About this task | Your answer must be the full listing, repeated word for word.

━━━━━━━━━━━━━━━━━━━━

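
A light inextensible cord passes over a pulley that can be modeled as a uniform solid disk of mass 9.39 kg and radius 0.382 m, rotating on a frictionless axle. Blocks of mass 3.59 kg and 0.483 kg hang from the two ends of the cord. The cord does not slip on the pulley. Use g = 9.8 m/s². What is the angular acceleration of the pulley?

α ≈ 9.09 rad/s²

I = ½MR² = (1/2)(9.39)(0.382)² = 0.6851 kg·m².
Heavier block: m₁g − T₁ = m₁a. Lighter block: T₂ − m₂g = m₂a.
Pulley: (T₁ − T₂)R = Iα = I(a/R), so T₁ − T₂ = (I/R²)a = (1/2)M_p a = 4.695·a.
Adding the three: (m₁ − m₂)g = (m₁ + m₂ + 4.695)a, so a = (3.59 − 0.483)(9.8)/(3.59 + 0.483 + 4.695) = 3.473 m/s².
α = a/R = 3.473/0.382 = 9.091 rad/s².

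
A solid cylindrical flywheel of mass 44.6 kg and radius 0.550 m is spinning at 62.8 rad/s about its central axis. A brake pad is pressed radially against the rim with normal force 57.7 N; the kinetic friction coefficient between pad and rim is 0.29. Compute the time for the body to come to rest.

t ≈ 46.0 s

I = ½MR² = (1/2)(44.6)(0.550)² = 6.746 kg·m².
Friction force f = μN = (0.29)(57.7) = 16.73 N at the rim; torque magnitude τ = fR = 9.203 N·m, opposing ω.
|α| = τ/I = 9.203/6.746 = 1.364 rad/s² (deceleration).
0 = ω₀ − |α|t ⇒ t = ω₀/|α| = 62.8/1.364 = 46.03 s.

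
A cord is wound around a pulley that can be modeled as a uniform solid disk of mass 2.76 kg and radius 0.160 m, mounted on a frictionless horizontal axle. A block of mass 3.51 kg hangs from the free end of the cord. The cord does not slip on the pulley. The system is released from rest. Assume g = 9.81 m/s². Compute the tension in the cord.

I = ½MR² = (1/2)(2.76)(0.160)² = 0.03533 kg·m².
Block: mg − T = ma. Pulley: TR = Iα. No-slip: a = αR, so T = (I/R²)a = 1.380·a.
Then mg = (m + 1.380)a, so a = (3.51)(9.81)/(3.51 + 1.380) = 7.042 m/s².
T = 1.380·a = 9.717 N.

T ≈ 9.72 N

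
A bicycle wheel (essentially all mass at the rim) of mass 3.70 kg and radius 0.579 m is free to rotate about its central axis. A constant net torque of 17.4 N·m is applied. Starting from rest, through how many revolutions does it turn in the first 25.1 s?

I = MR² = (3.70)(0.579)² = 1.240 kg·m².
α = τ/I = 17.4/1.240 = 14.03 rad/s².
θ = ½αt² = ½(14.03)(25.1)² = 4419 rad.
Revolutions = θ/(2π) = 703.3.

≈ 703 revolutions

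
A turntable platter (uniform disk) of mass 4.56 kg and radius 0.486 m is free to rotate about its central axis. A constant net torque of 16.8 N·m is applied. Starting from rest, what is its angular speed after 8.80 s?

ω ≈ 275 rad/s

I = ½MR² = (1/2)(4.56)(0.486)² = 0.5385 kg·m².
α = τ/I = 16.8/0.5385 = 31.20 rad/s².
ω = ω₀ + αt = 0 + (31.20)(8.80) = 274.5 rad/s.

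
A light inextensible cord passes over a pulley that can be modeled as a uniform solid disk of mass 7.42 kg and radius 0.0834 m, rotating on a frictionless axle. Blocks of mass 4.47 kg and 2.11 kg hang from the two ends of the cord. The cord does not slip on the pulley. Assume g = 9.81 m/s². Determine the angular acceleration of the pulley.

α ≈ 27.0 rad/s²

I = ½MR² = (1/2)(7.42)(0.0834)² = 0.02581 kg·m².
Heavier block: m₁g − T₁ = m₁a. Lighter block: T₂ − m₂g = m₂a.
Pulley: (T₁ − T₂)R = Iα = I(a/R), so T₁ − T₂ = (I/R²)a = (1/2)M_p a = 3.710·a.
Adding the three: (m₁ − m₂)g = (m₁ + m₂ + 3.710)a, so a = (4.47 − 2.11)(9.81)/(4.47 + 2.11 + 3.710) = 2.250 m/s².
α = a/R = 2.250/0.0834 = 26.98 rad/s².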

━━━━━━━━━━━━━━━━━━━━

Your solution |
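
A light inextensible cord passes over a pulley that can be modeled as a uniform solid disk of mass 9.39 kg and radius 0.382 m, rotating on a frictionless axle. Blocks of mass 3.59 kg and 0.483 kg hang from the two ends of the cord. The cord does not slip on the pulley. Use g = 9.8 m/s². What is the angular acceleration of the pulley?

α ≈ 9.09 rad/s²

I = ½MR² = (1/2)(9.39)(0.382)² = 0.6851 kg·m².
Heavier block: m₁g − T₁ = m₁a. Lighter block: T₂ − m₂g = m₂a.
Pulley: (T₁ − T₂)R = Iα = I(a/R), so T₁ − T₂ = (I/R²)a = (1/2)M_p a = 4.695·a.
Adding the three: (m₁ − m₂)g = (m₁ + m₂ + 4.695)a, so a = (3.59 − 0.483)(9.8)/(3.59 + 0.483 + 4.695) = 3.473 m/s².
α = a/R = 3.473/0.382 = 9.091 rad/s².

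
A solid cylindrical flywheel of mass 44.6 kg and radius 0.550 m is spinning at 62.8 rad/s about its central axis. A brake pad is pressed radially against the rim with normal force 57.7 N; the kinetic friction coefficient between pad and rim is 0.29. Compute the time for the body to come to rest.

t ≈ 46.0 s

I = ½MR² = (1/2)(44.6)(0.550)² = 6.746 kg·m².
Friction force f = μN = (0.29)(57.7) = 16.73 N at the rim; torque magnitude τ = fR = 9.203 N·m, opposing ω.
|α| = τ/I = 9.203/6.746 = 1.364 rad/s² (deceleration).
0 = ω₀ − |α|t ⇒ t = ω₀/|α| = 62.8/1.364 = 46.03 s.

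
A cord is wound around a pulley that can be modeled as a uniform solid disk of mass 2.76 kg and radius 0.160 m, mounted on a frictionless horizontal axle. A block of mass 3.51 kg hangs from the free end of the cord. The cord does not slip on the pulley. The system is released from rest. Assume g = 9.81 m/s². Compute the tension in the cord.

I = ½MR² = (1/2)(2.76)(0.160)² = 0.03533 kg·m².
Block: mg − T = ma. Pulley: TR = Iα. No-slip: a = αR, so T = (I/R²)a = 1.380·a.
Then mg = (m + 1.380)a, so a = (3.51)(9.81)/(3.51 + 1.380) = 7.042 m/s².
T = 1.380·a = 9.717 N.

T ≈ 9.72 N

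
A bicycle wheel (essentially all mass at the rim) of mass 3.70 kg and radius 0.579 m is free to rotate about its central axis. A constant net torque of 17.4 N·m is applied. Starting from rest, through how many revolutions does it turn in the first 25.1 s?

I = MR² = (3.70)(0.579)² = 1.240 kg·m².
α = τ/I = 17.4/1.240 = 14.03 rad/s².
θ = ½αt² = ½(14.03)(25.1)² = 4419 rad.
Revolutions = θ/(2π) = 703.3.

≈ 703 revolutions

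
A turntable platter (uniform disk) of mass 4.56 kg and radius 0.486 m is free to rotate about its central axis. A constant net torque of 16.8 N·m is applied. Starting from rest, what is its angular speed after 8.80 s?

ω ≈ 275 rad/s

I = ½MR² = (1/2)(4.56)(0.486)² = 0.5385 kg·m².
α = τ/I = 16.8/0.5385 = 31.20 rad/s².
ω = ω₀ + αt = 0 + (31.20)(8.80) = 274.5 rad/s.

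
A light inextensible cord passes over a pulley that can be modeled as a uniform solid disk of mass 7.42 kg and radius 0.0834 m, rotating on a frictionless axle. Blocks of mass 4.47 kg and 2.11 kg hang from the two ends of the cord. The cord does not slip on the pulley. Assume g = 9.81 m/s². Determine the angular acceleration of the pulley.

α ≈ 27.0 rad/s²

I = ½MR² = (1/2)(7.42)(0.0834)² = 0.02581 kg·m².
Heavier block: m₁g − T₁ = m₁a. Lighter block: T₂ − m₂g = m₂a.
Pulley: (T₁ − T₂)R = Iα = I(a/R), so T₁ − T₂ = (I/R²)a = (1/2)M_p a = 3.710·a.
Adding the three: (m₁ − m₂)g = (m₁ + m₂ + 3.710)a, so a = (4.47 − 2.11)(9.81)/(4.47 + 2.11 + 3.710) = 2.250 m/s².
α = a/R = 2.250/0.0834 = 26.98 rad/s².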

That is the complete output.